"""

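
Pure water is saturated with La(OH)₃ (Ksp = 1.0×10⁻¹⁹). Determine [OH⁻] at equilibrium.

2.3×10⁻⁵ M

La(OH)₃(s) ⇌ La³⁺(aq) + 3 OH⁻(aq)
Call the molar solubility s, so that [La³⁺] = s and [OH⁻] = 3s.
Ksp = [La³⁺][OH⁻]^3 = s · (3s)^3 = 27s^4 = 1.0×10⁻¹⁹
s = 7.8×10⁻⁶ mol/L
[OH⁻] = 3s = 2.3×10⁻⁵ mol/L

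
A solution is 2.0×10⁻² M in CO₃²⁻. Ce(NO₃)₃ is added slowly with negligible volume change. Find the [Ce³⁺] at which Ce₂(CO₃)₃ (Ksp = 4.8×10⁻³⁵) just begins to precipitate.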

"""

_Work to complete_.
Reproduce every entry above exactly as it was written.

_The completed task_.
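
Pure water is saturated with La(OH)₃ (Ksp = 1.0×10⁻¹⁹). Determine [OH⁻] at equilibrium.

2.3×10⁻⁵ M

La(OH)₃(s) ⇌ La³⁺(aq) + 3 OH⁻(aq)
Call the molar solubility s, so that [La³⁺] = s and [OH⁻] = 3s.
Ksp = [La³⁺][OH⁻]^3 = s · (3s)^3 = 27s^4 = 1.0×10⁻¹⁹
s = 7.8×10⁻⁶ mol/L
[OH⁻] = 3s = 2.3×10⁻⁵ mol/L

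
A solution is 2.0×10⁻² M in CO₃²⁻. Ce(NO₃)₃ is added slowly with negligible volume change. Find the [Ce³⁺] at which Ce₂(CO₃)₃ (Ksp = 4.8×10⁻³⁵) just begins to precipitate.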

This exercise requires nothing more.